## DATA SHOWN
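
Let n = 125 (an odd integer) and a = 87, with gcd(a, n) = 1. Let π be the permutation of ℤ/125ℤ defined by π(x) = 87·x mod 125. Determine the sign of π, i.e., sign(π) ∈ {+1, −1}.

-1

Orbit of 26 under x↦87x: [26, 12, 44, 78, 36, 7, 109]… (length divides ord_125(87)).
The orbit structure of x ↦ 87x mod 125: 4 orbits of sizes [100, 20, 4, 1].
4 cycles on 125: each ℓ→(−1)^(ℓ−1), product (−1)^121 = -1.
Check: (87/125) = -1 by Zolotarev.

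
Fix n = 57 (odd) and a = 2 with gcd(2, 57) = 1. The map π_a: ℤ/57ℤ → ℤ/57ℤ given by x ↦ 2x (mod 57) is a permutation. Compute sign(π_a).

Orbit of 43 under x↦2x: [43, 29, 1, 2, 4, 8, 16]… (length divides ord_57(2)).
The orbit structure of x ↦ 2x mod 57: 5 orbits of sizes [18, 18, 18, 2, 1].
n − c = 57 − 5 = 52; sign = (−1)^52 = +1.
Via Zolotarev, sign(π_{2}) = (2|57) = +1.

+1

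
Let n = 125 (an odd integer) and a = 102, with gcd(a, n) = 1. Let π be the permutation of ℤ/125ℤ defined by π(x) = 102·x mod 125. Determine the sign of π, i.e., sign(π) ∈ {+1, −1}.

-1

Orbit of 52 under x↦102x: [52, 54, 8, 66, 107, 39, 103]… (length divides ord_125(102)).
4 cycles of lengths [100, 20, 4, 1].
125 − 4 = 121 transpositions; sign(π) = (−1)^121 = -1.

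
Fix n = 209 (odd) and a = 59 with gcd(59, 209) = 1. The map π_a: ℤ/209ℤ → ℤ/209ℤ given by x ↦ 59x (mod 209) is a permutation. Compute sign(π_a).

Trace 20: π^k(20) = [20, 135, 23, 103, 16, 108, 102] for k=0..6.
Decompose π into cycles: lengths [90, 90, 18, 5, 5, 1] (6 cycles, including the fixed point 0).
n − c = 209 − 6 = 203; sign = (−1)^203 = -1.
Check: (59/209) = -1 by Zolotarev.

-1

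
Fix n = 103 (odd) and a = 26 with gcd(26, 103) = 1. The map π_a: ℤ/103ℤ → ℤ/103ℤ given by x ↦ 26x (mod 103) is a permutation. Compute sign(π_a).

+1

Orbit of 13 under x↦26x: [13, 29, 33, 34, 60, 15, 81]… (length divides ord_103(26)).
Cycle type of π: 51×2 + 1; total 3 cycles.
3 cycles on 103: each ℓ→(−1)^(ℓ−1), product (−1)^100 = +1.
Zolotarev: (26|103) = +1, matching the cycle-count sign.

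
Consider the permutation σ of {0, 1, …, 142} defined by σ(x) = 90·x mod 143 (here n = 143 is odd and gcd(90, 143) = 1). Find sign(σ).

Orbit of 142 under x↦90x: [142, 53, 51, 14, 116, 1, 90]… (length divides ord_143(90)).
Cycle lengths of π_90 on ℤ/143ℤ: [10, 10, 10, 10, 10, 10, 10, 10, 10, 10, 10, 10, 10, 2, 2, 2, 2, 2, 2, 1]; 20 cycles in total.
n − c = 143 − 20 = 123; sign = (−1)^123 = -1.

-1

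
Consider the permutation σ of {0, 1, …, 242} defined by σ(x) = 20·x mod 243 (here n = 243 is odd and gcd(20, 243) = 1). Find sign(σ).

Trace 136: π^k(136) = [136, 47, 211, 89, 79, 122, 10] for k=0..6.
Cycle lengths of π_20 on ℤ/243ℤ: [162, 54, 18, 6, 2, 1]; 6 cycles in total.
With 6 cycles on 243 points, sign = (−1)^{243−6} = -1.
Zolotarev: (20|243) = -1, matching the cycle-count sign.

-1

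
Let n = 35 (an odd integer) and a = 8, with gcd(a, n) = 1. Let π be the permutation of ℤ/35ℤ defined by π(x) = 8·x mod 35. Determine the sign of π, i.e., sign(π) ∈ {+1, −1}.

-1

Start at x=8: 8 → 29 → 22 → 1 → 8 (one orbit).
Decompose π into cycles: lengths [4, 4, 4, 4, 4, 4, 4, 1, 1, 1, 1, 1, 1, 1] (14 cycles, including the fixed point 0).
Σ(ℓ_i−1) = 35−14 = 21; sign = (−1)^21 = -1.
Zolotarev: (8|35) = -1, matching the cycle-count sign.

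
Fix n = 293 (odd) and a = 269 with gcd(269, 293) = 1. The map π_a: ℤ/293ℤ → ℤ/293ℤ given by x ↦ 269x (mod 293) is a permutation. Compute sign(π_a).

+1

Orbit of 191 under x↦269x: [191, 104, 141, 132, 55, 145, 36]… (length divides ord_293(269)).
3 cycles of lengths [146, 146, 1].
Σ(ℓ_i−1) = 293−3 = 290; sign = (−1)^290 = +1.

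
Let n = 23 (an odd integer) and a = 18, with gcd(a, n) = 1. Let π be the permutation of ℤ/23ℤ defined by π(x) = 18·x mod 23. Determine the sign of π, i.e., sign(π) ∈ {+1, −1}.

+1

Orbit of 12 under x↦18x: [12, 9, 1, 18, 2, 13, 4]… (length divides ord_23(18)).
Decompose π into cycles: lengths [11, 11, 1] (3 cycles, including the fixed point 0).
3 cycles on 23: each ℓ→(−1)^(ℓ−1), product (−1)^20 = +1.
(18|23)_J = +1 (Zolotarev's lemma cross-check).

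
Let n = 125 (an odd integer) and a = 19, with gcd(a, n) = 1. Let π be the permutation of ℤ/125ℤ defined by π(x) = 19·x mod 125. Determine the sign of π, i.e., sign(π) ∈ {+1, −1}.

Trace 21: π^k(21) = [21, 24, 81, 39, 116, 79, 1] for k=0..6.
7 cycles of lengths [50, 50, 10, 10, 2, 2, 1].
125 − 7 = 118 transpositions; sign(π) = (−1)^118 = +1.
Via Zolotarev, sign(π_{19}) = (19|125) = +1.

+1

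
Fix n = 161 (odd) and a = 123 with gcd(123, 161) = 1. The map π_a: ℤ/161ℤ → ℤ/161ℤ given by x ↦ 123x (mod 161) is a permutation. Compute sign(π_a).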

## REQUIREMENT
Would you please repeat the entire listing above exactly?

## RESULT FOR THIS EXERCISE
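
Let n = 125 (an odd integer) and a = 87, with gcd(a, n) = 1. Let π be the permutation of ℤ/125ℤ defined by π(x) = 87·x mod 125. Determine the sign of π, i.e., sign(π) ∈ {+1, −1}.

-1

Orbit of 26 under x↦87x: [26, 12, 44, 78, 36, 7, 109]… (length divides ord_125(87)).
The orbit structure of x ↦ 87x mod 125: 4 orbits of sizes [100, 20, 4, 1].
4 cycles on 125: each ℓ→(−1)^(ℓ−1), product (−1)^121 = -1.
Check: (87/125) = -1 by Zolotarev.

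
Fix n = 57 (odd) and a = 2 with gcd(2, 57) = 1. The map π_a: ℤ/57ℤ → ℤ/57ℤ given by x ↦ 2x (mod 57) is a permutation. Compute sign(π_a).

Orbit of 43 under x↦2x: [43, 29, 1, 2, 4, 8, 16]… (length divides ord_57(2)).
The orbit structure of x ↦ 2x mod 57: 5 orbits of sizes [18, 18, 18, 2, 1].
n − c = 57 − 5 = 52; sign = (−1)^52 = +1.
Via Zolotarev, sign(π_{2}) = (2|57) = +1.

+1

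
Let n = 125 (an odd integer) and a = 102, with gcd(a, n) = 1. Let π be the permutation of ℤ/125ℤ defined by π(x) = 102·x mod 125. Determine the sign of π, i.e., sign(π) ∈ {+1, −1}.

-1

Orbit of 52 under x↦102x: [52, 54, 8, 66, 107, 39, 103]… (length divides ord_125(102)).
4 cycles of lengths [100, 20, 4, 1].
125 − 4 = 121 transpositions; sign(π) = (−1)^121 = -1.

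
Fix n = 209 (odd) and a = 59 with gcd(59, 209) = 1. The map π_a: ℤ/209ℤ → ℤ/209ℤ given by x ↦ 59x (mod 209) is a permutation. Compute sign(π_a).

Trace 20: π^k(20) = [20, 135, 23, 103, 16, 108, 102] for k=0..6.
Decompose π into cycles: lengths [90, 90, 18, 5, 5, 1] (6 cycles, including the fixed point 0).
n − c = 209 − 6 = 203; sign = (−1)^203 = -1.
Check: (59/209) = -1 by Zolotarev.

-1

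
Fix n = 103 (odd) and a = 26 with gcd(26, 103) = 1. The map π_a: ℤ/103ℤ → ℤ/103ℤ given by x ↦ 26x (mod 103) is a permutation. Compute sign(π_a).

+1

Orbit of 13 under x↦26x: [13, 29, 33, 34, 60, 15, 81]… (length divides ord_103(26)).
Cycle type of π: 51×2 + 1; total 3 cycles.
3 cycles on 103: each ℓ→(−1)^(ℓ−1), product (−1)^100 = +1.
Zolotarev: (26|103) = +1, matching the cycle-count sign.

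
Consider the permutation σ of {0, 1, …, 142} defined by σ(x) = 90·x mod 143 (here n = 143 is odd and gcd(90, 143) = 1). Find sign(σ).

Orbit of 142 under x↦90x: [142, 53, 51, 14, 116, 1, 90]… (length divides ord_143(90)).
Cycle lengths of π_90 on ℤ/143ℤ: [10, 10, 10, 10, 10, 10, 10, 10, 10, 10, 10, 10, 10, 2, 2, 2, 2, 2, 2, 1]; 20 cycles in total.
n − c = 143 − 20 = 123; sign = (−1)^123 = -1.

-1

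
Consider the permutation σ of {0, 1, …, 242} defined by σ(x) = 20·x mod 243 (here n = 243 is odd and gcd(20, 243) = 1). Find sign(σ).

Trace 136: π^k(136) = [136, 47, 211, 89, 79, 122, 10] for k=0..6.
Cycle lengths of π_20 on ℤ/243ℤ: [162, 54, 18, 6, 2, 1]; 6 cycles in total.
With 6 cycles on 243 points, sign = (−1)^{243−6} = -1.
Zolotarev: (20|243) = -1, matching the cycle-count sign.

-1

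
Let n = 35 (an odd integer) and a = 8, with gcd(a, n) = 1. Let π be the permutation of ℤ/35ℤ defined by π(x) = 8·x mod 35. Determine the sign of π, i.e., sign(π) ∈ {+1, −1}.

-1

Start at x=8: 8 → 29 → 22 → 1 → 8 (one orbit).
Decompose π into cycles: lengths [4, 4, 4, 4, 4, 4, 4, 1, 1, 1, 1, 1, 1, 1] (14 cycles, including the fixed point 0).
Σ(ℓ_i−1) = 35−14 = 21; sign = (−1)^21 = -1.
Zolotarev: (8|35) = -1, matching the cycle-count sign.

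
Fix n = 293 (odd) and a = 269 with gcd(269, 293) = 1. The map π_a: ℤ/293ℤ → ℤ/293ℤ given by x ↦ 269x (mod 293) is a permutation. Compute sign(π_a).

+1

Orbit of 191 under x↦269x: [191, 104, 141, 132, 55, 145, 36]… (length divides ord_293(269)).
3 cycles of lengths [146, 146, 1].
Σ(ℓ_i−1) = 293−3 = 290; sign = (−1)^290 = +1.

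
Let n = 23 (an odd integer) and a = 18, with gcd(a, n) = 1. Let π be the permutation of ℤ/23ℤ defined by π(x) = 18·x mod 23. Determine the sign of π, i.e., sign(π) ∈ {+1, −1}.

+1

Orbit of 12 under x↦18x: [12, 9, 1, 18, 2, 13, 4]… (length divides ord_23(18)).
Decompose π into cycles: lengths [11, 11, 1] (3 cycles, including the fixed point 0).
3 cycles on 23: each ℓ→(−1)^(ℓ−1), product (−1)^20 = +1.
(18|23)_J = +1 (Zolotarev's lemma cross-check).

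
Let n = 125 (an odd integer) and a = 19, with gcd(a, n) = 1. Let π be the permutation of ℤ/125ℤ defined by π(x) = 19·x mod 125. Determine the sign of π, i.e., sign(π) ∈ {+1, −1}.

Trace 21: π^k(21) = [21, 24, 81, 39, 116, 79, 1] for k=0..6.
7 cycles of lengths [50, 50, 10, 10, 2, 2, 1].
125 − 7 = 118 transpositions; sign(π) = (−1)^118 = +1.
Via Zolotarev, sign(π_{19}) = (19|125) = +1.

+1

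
Fix n = 161 (odd) and a = 123 with gcd(123, 161) = 1. The map π_a: ℤ/161ℤ → ℤ/161ℤ given by x ↦ 123x (mod 161) is a permutation. Compute sign(π_a).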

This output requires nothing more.